To do: Please copy exactly the lines that begin with the one containing "(0) dx + (4x^3" and end with the last line of the entries.

· · · ·

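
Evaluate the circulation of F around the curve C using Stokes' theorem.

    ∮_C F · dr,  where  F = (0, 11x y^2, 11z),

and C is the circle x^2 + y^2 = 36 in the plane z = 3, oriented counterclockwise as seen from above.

Let S be the flat disk x^2 + y^2 ≤ 36 in the plane z = 3, with upward unit normal n̂ = ẑ. By Stokes' theorem,

    ∮_C F · dr = ∬_S (∇ × F) · n̂ dS = ∬_D (curl F)_z dA,

where D is the disk x^2 + y^2 ≤ 36.

Compute the curl of F = (0, 11x y^2, 11z):
    (∇ × F)_x = ∂F_z/∂y - ∂F_y/∂z = 0,
    (∇ × F)_y = ∂F_x/∂z - ∂F_z/∂x = 0,
    (∇ × F)_z = ∂F_y/∂x - ∂F_x/∂y = 11y^2.

On z = 3, (curl F)_z = 11y^2.

Convert to polar (x = r cos θ, y = r sin θ, dA = r dr dθ); the integrand becomes 11r^2sin(θ)^2, so

    ∬_D (curl F)_z dA = ∫_0^{2π} ∫_0^{6} (11r^2sin(θ)^2) · r dr dθ.

Inner (r from 0 to 6): 3564sin(θ)^2.
Outer (θ from 0 to 2π): 3564π.

Therefore ∮_C F · dr = 3564π.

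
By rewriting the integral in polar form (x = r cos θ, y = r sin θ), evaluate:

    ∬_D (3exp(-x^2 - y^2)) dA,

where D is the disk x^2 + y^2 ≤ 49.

The region D is 0 ≤ r ≤ 7, 0 ≤ θ ≤ 2π in polar coordinates, where x = r cos(θ), y = r sin(θ), and dA = r dr dθ.

Under the substitution, the integrand becomes 3exp(-r^2), so

    ∬_D (3exp(-x^2 - y^2)) dA = ∫_{0}^{2π} ∫_{0}^{7} (3exp(-r^2)) · r dr dθ.

Inner integral (in r): ∫_{0}^{7} (3exp(-r^2)) · r dr = 3/2 - 3exp(-49)/2.

Outer integral (in θ): ∫_{0}^{2π} (3/2 - 3exp(-49)/2) dθ = -3π exp(-49) + 3π.

Therefore ∬_D (3exp(-x^2 - y^2)) dA = -3π exp(-49) + 3π.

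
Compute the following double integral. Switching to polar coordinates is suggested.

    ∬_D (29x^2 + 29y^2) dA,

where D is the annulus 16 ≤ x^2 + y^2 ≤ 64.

The region D is 4 ≤ r ≤ 8, 0 ≤ θ ≤ 2π in polar coordinates, where x = r cos(θ), y = r sin(θ), and dA = r dr dθ.

Under the substitution, the integrand becomes 29r^2, so

    ∬_D (29x^2 + 29y^2) dA = ∫_{0}^{2π} ∫_{4}^{8} (29r^2) · r dr dθ.

Inner integral (in r): ∫_{4}^{8} (29r^2) · r dr = 27840.

Outer integral (in θ): ∫_{0}^{2π} (27840) dθ = 55680π.

Therefore ∬_D (29x^2 + 29y^2) dA = 55680π.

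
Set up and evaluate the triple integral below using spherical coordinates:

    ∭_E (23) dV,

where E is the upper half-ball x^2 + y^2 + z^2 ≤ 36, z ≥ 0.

In spherical coordinates, x = ρ sin(φ) cos(θ), y = ρ sin(φ) sin(θ), z = ρ cos(φ), and dV = ρ^2 sin(φ) dρ dφ dθ.

The integrand becomes 23, so

    ∭_E (23) dV = ∫_{0}^{2π} ∫_{0}^{π/2} ∫_{0}^{6} (23) · ρ^2 sin(φ) dρ dφ dθ.

Inner (ρ): 1656sin(φ).
Middle (φ): 1656.
Outer (θ): 3312π.

Therefore the triple integral equals 3312π.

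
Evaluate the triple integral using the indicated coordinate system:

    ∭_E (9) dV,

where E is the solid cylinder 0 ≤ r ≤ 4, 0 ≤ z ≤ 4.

In cylindrical coordinates, x = r cos(θ), y = r sin(θ), z = z, and dV = r dr dθ dz.

The integrand becomes 9, so

    ∭_E (9) dV = ∫_{0}^{2π} ∫_{0}^{4} ∫_{0}^{4} (9) · r dz dr dθ.

Inner (z): 36r.
Middle (r from 0 to 4): 288.
Outer (θ): 576π.

Therefore the triple integral equals 576π.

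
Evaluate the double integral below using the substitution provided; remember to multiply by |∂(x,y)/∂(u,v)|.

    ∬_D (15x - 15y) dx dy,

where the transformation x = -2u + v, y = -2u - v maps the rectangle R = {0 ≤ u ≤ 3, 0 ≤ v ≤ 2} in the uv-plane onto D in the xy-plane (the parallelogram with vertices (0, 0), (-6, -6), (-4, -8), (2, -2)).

Compute the Jacobian determinant of (x, y) with respect to (u, v):

    ∂(x,y)/∂(u,v) = | -2  1 | = (-2)(-1) - (1)(-2) = 4.
                   | -2  -1 |

Its absolute value is |J| = 4 (the area scaling factor).

Substituting x = -2u + v, y = -2u - v into the integrand,

    15x - 15y → 30v,

so the integral becomes

    ∬_R (30v) · |J| du dv = ∫_0^3 ∫_0^2 (120v) dv du.

Inner (v): 240.
Outer (u): 720.

Therefore ∬_D (15x - 15y) dx dy = 720.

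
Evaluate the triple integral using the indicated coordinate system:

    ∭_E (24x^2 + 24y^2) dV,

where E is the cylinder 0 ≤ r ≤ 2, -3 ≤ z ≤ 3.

In cylindrical coordinates, x = r cos(θ), y = r sin(θ), z = z, and dV = r dr dθ dz.

The integrand becomes 24r^2, so

    ∭_E (24x^2 + 24y^2) dV = ∫_{0}^{2π} ∫_{0}^{2} ∫_{-3}^{3} (24r^2) · r dz dr dθ.

Inner (z): 144r^3.
Middle (r from 0 to 2): 576.
Outer (θ): 1152π.

Therefore the triple integral equals 1152π.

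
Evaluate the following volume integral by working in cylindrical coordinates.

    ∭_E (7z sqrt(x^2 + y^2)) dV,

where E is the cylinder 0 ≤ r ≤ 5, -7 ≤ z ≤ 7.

In cylindrical coordinates, x = r cos(θ), y = r sin(θ), z = z, and dV = r dr dθ dz.

The integrand becomes 7r z, so

    ∭_E (7z sqrt(x^2 + y^2)) dV = ∫_{0}^{2π} ∫_{0}^{5} ∫_{-7}^{7} (7r z) · r dz dr dθ.

Inner (z): 0.
Middle (r from 0 to 5): 0.
Outer (θ): 0.

Therefore the triple integral equals 0.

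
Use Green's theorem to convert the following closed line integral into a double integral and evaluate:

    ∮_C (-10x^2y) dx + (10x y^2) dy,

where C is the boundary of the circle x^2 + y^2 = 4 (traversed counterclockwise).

Green's theorem converts the closed line integral into a double integral over the enclosed region D:

    ∮_C P dx + Q dy = ∬_D (∂Q/∂x - ∂P/∂y) dA.

Here P = -10x^2y, Q = 10x y^2, so

    ∂Q/∂x = 10y^2,    ∂P/∂y = -10x^2,
    ∂Q/∂x - ∂P/∂y = 10x^2 + 10y^2.

D is the region x^2 + y^2 ≤ 4. Evaluating the double integral:

In polar coordinates (x = r cos θ, y = r sin θ, dA = r dr dθ) the integrand becomes 10r^2, so

    ∬_D (10x^2 + 10y^2) dA = ∫_0^{2π} ∫_0^{2} (10r^2) · r dr dθ.

Inner (r from 0 to 2): 40.
Outer (θ from 0 to 2π): 80π.

Therefore ∮_C P dx + Q dy = 80π.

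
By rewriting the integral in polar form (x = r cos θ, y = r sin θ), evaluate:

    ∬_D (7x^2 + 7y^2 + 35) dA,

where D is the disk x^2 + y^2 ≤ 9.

The region D is 0 ≤ r ≤ 3, 0 ≤ θ ≤ 2π in polar coordinates, where x = r cos(θ), y = r sin(θ), and dA = r dr dθ.

Under the substitution, the integrand becomes 7r^2 + 35, so

    ∬_D (7x^2 + 7y^2 + 35) dA = ∫_{0}^{2π} ∫_{0}^{3} (7r^2 + 35) · r dr dθ.

Inner integral (in r): ∫_{0}^{3} (7r^2 + 35) · r dr = 1197/4.

Outer integral (in θ): ∫_{0}^{2π} (1197/4) dθ = 1197π/2.

Therefore ∬_D (7x^2 + 7y^2 + 35) dA = 1197π/2.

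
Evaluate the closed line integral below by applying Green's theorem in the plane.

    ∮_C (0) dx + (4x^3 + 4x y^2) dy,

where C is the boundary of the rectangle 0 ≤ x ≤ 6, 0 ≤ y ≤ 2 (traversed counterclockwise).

Green's theorem converts the closed line integral into a double integral over the enclosed region D:

    ∮_C P dx + Q dy = ∬_D (∂Q/∂x - ∂P/∂y) dA.

Here P = 0, Q = 4x^3 + 4x y^2, so

    ∂Q/∂x = 12x^2 + 4y^2,    ∂P/∂y = 0,
    ∂Q/∂x - ∂P/∂y = 12x^2 + 4y^2.

D is the region 0 ≤ x ≤ 6, 0 ≤ y ≤ 2. Evaluating the double integral:

    ∬_D (12x^2 + 4y^2) dA = ∫_0^{6} ∫_0^{2} (12x^2 + 4y^2) dy dx.

Inner (y from 0 to 2): 24x^2 + 32/3.
Outer (x from 0 to 6): 1792.

Therefore ∮_C P dx + Q dy = 1792.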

· · · ·

Solution to this task:
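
    ∮_C (0) dx + (4x^3 + 4x y^2) dy,

where C is the boundary of the rectangle 0 ≤ x ≤ 6, 0 ≤ y ≤ 2 (traversed counterclockwise).

Green's theorem converts the closed line integral into a double integral over the enclosed region D:

    ∮_C P dx + Q dy = ∬_D (∂Q/∂x - ∂P/∂y) dA.

Here P = 0, Q = 4x^3 + 4x y^2, so

    ∂Q/∂x = 12x^2 + 4y^2,    ∂P/∂y = 0,
    ∂Q/∂x - ∂P/∂y = 12x^2 + 4y^2.

D is the region 0 ≤ x ≤ 6, 0 ≤ y ≤ 2. Evaluating the double integral:

    ∬_D (12x^2 + 4y^2) dA = ∫_0^{6} ∫_0^{2} (12x^2 + 4y^2) dy dx.

Inner (y from 0 to 2): 24x^2 + 32/3.
Outer (x from 0 to 6): 1792.

Therefore ∮_C P dx + Q dy = 1792.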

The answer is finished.